> **EXERCISE MATERIAL**:
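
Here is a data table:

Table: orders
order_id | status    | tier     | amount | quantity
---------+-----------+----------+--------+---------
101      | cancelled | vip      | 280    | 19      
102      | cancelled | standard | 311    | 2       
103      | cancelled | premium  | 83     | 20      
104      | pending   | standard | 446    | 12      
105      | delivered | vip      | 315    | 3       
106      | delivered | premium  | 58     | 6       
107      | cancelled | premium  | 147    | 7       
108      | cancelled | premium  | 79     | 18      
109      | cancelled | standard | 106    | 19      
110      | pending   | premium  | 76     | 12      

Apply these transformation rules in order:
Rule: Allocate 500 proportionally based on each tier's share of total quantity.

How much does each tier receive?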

> **DIRECTIONS FOR THIS TASK**: Return, word for word, each line from the one that contains "Apply these transformation" through the end of the listing above.

> **WRITTEN ANSWER**:
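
Apply these transformation rules in order:
Rule: Allocate 500 proportionally based on each tier's share of total quantity.

How much does each tier receive?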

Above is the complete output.